Your task is to restate exactly the lines from the one holding "Snowball Earth has a" to the end of the entries below, inclusive.

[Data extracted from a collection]
<<<<

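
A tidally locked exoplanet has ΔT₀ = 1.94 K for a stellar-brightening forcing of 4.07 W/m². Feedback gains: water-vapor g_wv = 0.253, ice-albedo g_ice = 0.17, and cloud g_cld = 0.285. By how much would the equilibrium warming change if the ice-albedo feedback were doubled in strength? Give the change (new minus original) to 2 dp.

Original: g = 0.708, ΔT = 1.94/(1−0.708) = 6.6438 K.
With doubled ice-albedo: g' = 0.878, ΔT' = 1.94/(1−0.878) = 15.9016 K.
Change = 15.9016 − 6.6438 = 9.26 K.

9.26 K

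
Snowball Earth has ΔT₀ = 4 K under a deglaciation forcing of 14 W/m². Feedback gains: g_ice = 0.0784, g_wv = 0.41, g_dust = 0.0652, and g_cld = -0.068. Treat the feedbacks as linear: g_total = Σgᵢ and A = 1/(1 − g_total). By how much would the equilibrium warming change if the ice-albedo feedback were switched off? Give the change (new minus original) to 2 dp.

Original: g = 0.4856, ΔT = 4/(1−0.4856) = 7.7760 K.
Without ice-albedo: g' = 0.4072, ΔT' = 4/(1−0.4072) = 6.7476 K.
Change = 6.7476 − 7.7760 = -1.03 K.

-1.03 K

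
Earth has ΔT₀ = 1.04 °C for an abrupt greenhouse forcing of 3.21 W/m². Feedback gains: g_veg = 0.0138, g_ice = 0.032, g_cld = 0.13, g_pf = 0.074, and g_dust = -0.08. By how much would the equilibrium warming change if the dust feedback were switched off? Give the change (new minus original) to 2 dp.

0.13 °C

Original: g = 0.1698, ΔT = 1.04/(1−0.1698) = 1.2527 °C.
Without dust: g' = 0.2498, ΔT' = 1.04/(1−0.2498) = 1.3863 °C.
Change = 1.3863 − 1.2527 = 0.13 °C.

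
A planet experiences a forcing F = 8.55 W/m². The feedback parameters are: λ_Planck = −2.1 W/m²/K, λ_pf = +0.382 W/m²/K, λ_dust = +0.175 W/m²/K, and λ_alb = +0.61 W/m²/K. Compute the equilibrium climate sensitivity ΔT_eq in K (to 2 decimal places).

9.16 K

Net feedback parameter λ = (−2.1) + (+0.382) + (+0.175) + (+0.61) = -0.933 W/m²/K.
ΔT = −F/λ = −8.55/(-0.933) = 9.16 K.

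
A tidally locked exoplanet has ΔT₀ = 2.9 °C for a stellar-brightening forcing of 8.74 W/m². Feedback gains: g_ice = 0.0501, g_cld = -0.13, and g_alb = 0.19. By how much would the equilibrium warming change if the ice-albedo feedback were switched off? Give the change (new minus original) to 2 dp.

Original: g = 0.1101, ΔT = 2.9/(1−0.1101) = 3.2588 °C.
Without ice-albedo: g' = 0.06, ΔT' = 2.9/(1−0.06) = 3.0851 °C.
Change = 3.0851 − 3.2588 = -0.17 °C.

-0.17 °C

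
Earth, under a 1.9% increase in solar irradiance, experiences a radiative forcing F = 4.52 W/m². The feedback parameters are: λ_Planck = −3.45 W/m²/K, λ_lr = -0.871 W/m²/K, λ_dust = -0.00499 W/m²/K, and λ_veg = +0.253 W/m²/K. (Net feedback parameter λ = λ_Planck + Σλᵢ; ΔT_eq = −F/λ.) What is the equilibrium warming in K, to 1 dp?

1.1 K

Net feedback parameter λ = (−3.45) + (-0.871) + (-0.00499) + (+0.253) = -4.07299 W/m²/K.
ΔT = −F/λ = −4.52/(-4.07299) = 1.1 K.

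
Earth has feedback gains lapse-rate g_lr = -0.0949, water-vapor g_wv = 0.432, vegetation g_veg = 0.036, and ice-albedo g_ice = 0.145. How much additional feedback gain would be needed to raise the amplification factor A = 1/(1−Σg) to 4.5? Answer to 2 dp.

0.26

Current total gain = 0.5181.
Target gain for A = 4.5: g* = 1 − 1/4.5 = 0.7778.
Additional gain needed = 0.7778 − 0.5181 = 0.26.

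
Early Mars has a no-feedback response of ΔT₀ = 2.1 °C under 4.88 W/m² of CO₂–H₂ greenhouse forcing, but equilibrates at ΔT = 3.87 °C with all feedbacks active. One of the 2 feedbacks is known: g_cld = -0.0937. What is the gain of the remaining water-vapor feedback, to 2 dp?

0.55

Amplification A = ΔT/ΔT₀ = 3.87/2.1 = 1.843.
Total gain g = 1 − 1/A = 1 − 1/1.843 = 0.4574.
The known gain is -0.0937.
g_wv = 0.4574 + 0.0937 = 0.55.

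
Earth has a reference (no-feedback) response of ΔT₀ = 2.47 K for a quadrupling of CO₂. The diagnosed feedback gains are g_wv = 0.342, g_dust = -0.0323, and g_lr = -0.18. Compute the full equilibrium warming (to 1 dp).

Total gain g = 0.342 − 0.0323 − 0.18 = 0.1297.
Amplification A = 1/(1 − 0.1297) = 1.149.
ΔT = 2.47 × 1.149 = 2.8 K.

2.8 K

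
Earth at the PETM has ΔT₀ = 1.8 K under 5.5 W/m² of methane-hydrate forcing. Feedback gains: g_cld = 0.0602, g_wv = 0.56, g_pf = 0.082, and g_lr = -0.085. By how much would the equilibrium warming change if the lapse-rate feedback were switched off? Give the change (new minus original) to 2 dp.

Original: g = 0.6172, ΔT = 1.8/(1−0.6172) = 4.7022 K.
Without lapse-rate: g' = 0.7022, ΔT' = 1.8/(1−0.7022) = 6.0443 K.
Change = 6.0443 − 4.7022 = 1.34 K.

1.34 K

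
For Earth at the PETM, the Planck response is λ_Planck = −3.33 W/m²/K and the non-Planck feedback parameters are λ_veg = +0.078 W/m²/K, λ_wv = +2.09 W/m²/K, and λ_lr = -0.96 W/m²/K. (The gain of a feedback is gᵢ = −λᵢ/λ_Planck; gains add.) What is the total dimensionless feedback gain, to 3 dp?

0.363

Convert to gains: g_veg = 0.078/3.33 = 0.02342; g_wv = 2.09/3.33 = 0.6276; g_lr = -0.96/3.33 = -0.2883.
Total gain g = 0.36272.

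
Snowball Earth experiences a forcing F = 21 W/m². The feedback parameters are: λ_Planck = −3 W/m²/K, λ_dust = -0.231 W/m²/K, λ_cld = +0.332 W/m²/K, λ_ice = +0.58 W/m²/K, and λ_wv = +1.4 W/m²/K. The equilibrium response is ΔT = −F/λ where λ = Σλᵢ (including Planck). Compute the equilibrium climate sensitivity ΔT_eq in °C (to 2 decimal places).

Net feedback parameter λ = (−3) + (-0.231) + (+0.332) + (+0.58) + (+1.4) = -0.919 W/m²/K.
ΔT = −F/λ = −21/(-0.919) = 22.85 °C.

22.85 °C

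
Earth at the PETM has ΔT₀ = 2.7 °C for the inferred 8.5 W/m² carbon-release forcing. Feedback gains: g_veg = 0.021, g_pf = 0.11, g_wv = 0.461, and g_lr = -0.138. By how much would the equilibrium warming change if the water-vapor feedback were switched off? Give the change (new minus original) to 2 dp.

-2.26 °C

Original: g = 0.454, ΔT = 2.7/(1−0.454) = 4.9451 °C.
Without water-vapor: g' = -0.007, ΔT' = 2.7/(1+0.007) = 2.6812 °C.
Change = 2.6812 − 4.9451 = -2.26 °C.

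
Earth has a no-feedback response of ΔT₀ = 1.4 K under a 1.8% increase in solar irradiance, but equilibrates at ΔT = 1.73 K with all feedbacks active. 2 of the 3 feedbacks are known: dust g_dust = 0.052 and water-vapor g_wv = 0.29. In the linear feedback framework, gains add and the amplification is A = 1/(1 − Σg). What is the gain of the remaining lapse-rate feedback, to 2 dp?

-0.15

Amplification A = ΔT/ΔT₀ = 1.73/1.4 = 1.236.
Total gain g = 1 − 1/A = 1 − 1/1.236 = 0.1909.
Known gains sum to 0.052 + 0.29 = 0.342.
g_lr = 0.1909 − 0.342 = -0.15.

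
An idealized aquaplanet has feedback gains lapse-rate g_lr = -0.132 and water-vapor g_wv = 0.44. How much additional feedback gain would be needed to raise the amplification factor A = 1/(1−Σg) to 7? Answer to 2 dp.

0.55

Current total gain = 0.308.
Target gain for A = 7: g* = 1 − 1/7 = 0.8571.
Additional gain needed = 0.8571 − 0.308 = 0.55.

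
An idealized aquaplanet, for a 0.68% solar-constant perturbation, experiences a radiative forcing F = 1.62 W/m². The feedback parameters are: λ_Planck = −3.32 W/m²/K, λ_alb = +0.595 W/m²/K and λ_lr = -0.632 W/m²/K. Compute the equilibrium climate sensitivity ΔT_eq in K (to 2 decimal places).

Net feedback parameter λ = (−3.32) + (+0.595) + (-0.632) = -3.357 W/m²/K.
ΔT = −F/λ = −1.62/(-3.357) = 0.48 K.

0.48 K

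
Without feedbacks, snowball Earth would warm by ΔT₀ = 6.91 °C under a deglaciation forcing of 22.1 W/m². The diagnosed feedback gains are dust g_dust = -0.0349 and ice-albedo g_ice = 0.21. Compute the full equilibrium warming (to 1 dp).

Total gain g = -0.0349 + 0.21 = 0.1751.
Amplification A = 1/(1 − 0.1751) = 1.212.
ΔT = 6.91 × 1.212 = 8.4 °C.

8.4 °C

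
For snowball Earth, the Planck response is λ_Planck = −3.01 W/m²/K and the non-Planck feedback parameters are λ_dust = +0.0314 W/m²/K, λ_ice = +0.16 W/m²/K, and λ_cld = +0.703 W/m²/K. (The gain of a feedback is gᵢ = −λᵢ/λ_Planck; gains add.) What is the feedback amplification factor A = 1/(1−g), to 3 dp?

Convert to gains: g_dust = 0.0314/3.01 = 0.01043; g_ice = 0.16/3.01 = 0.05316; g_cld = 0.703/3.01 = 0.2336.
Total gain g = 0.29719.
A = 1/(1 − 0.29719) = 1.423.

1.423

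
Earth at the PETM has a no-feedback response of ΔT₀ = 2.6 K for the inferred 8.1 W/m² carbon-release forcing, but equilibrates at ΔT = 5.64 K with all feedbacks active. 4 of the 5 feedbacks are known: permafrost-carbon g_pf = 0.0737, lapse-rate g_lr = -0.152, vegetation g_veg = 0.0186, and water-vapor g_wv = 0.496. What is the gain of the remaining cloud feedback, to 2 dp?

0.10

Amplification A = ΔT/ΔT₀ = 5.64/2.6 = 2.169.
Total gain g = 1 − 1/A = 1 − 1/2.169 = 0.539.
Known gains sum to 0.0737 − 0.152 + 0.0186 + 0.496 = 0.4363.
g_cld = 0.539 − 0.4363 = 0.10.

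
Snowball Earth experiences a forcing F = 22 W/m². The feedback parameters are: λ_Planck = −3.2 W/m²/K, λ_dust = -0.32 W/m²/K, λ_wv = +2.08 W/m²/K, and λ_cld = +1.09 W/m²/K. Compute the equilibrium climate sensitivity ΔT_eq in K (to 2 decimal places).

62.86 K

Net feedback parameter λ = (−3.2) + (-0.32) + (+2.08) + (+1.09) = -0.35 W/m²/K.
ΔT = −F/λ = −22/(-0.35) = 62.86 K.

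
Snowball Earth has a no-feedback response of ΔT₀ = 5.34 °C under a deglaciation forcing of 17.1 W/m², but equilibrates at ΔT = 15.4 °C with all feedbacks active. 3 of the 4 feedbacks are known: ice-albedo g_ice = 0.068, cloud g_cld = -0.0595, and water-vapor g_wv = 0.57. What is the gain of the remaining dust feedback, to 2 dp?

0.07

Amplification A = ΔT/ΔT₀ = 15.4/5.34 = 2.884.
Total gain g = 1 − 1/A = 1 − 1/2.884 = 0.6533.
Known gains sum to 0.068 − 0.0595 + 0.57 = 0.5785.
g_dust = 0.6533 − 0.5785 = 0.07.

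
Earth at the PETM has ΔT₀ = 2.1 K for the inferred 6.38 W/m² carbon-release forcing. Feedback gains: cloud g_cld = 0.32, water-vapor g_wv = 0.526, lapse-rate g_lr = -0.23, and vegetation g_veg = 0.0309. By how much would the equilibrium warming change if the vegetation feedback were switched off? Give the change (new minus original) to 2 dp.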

>>>>

◆ Response below
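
Snowball Earth has a no-feedback response of ΔT₀ = 5.34 °C under a deglaciation forcing of 17.1 W/m², but equilibrates at ΔT = 15.4 °C with all feedbacks active. 3 of the 4 feedbacks are known: ice-albedo g_ice = 0.068, cloud g_cld = -0.0595, and water-vapor g_wv = 0.57. What is the gain of the remaining dust feedback, to 2 dp?

0.07

Amplification A = ΔT/ΔT₀ = 15.4/5.34 = 2.884.
Total gain g = 1 − 1/A = 1 − 1/2.884 = 0.6533.
Known gains sum to 0.068 − 0.0595 + 0.57 = 0.5785.
g_dust = 0.6533 − 0.5785 = 0.07.

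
Earth at the PETM has ΔT₀ = 2.1 K for the inferred 6.38 W/m² carbon-release forcing. Feedback gains: cloud g_cld = 0.32, water-vapor g_wv = 0.526, lapse-rate g_lr = -0.23, and vegetation g_veg = 0.0309. By how much would the equilibrium warming change if the vegetation feedback were switched off? Give the change (new minus original) to 2 dp.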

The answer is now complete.